*** Given entries Section Begins ***
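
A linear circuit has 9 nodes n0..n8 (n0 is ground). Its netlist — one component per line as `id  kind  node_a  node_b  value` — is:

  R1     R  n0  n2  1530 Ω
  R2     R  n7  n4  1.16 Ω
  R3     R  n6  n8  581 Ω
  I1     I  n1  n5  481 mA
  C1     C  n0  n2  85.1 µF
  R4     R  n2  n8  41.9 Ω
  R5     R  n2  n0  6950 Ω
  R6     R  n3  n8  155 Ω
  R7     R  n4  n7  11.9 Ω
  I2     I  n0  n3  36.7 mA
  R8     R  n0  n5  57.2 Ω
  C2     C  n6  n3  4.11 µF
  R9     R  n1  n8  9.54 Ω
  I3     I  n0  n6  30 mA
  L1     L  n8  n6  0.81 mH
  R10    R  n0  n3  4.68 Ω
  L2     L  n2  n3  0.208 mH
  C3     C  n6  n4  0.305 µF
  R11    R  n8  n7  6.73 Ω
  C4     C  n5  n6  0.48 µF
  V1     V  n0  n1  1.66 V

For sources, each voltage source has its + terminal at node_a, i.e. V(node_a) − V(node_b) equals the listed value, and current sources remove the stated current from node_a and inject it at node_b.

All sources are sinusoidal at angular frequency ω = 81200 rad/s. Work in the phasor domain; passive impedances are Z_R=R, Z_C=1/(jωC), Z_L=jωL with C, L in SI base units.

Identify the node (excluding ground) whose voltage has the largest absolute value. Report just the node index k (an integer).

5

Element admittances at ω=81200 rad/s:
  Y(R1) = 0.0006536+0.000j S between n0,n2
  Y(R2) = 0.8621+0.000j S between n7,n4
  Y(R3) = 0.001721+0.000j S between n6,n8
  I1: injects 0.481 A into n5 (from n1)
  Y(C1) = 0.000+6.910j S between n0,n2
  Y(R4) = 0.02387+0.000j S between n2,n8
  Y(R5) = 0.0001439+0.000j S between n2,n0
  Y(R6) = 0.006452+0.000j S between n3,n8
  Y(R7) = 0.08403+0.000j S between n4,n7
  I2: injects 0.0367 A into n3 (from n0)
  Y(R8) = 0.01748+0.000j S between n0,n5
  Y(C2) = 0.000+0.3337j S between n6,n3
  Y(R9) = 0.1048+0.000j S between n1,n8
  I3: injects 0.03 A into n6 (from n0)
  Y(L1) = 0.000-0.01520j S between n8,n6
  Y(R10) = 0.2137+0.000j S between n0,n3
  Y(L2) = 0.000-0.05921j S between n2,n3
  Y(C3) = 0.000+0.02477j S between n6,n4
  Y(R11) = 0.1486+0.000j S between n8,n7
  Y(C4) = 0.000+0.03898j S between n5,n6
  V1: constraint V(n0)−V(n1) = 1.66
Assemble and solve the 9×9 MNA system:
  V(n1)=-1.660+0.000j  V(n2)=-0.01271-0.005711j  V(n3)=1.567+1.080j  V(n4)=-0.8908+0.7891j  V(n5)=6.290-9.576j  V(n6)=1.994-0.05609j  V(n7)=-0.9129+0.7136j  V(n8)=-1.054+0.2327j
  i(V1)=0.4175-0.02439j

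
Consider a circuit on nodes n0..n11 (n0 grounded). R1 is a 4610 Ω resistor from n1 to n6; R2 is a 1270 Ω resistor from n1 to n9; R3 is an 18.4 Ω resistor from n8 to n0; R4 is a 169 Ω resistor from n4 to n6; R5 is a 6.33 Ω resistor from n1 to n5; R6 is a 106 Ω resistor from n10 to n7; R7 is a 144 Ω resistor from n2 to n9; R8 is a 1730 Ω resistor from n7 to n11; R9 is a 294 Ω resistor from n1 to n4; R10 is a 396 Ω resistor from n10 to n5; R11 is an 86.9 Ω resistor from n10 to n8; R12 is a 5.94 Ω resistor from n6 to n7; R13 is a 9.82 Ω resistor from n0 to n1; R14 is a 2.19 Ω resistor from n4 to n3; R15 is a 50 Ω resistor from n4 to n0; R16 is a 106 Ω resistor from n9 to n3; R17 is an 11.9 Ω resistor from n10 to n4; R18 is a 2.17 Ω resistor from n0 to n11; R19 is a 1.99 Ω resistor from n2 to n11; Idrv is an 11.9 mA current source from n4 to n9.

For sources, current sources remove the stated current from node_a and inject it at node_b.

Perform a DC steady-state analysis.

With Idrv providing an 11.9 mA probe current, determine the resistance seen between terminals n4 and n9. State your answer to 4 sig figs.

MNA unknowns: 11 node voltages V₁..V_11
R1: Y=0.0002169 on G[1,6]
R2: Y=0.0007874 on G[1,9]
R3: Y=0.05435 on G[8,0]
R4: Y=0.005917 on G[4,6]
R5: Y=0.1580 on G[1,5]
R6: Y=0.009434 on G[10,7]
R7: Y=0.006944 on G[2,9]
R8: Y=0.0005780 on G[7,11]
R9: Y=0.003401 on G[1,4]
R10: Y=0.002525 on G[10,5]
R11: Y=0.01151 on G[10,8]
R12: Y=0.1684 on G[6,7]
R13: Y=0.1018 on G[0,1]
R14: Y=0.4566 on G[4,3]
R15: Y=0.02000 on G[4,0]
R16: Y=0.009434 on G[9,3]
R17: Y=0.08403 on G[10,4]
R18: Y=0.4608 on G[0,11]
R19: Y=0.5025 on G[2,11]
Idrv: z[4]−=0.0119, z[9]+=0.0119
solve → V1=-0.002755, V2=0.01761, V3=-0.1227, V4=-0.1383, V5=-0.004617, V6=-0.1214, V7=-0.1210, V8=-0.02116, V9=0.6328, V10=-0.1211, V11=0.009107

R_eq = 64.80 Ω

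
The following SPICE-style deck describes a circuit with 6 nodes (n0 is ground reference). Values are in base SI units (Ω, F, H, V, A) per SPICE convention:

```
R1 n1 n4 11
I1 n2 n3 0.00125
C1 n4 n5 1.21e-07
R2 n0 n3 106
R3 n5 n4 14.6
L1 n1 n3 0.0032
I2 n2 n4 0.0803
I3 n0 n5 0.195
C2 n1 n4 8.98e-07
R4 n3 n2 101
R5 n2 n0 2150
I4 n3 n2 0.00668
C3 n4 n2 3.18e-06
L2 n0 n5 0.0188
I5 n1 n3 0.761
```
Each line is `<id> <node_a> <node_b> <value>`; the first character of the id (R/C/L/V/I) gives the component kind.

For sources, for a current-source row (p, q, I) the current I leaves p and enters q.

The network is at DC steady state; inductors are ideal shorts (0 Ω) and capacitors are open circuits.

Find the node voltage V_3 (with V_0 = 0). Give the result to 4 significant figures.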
*** Given entries Section Ends ***
### Task brief
Search the data above for "units" and copy every line where it turns up.

### Answer box
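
All sources are sinusoidal at angular frequency ω = 81200 rad/s. Work in the phasor domain; passive impedances are Z_R=R, Z_C=1/(jωC), Z_L=jωL with C, L in SI base units.
The following SPICE-style deck describes a circuit with 6 nodes (n0 is ground reference). Values are in base SI units (Ω, F, H, V, A) per SPICE convention: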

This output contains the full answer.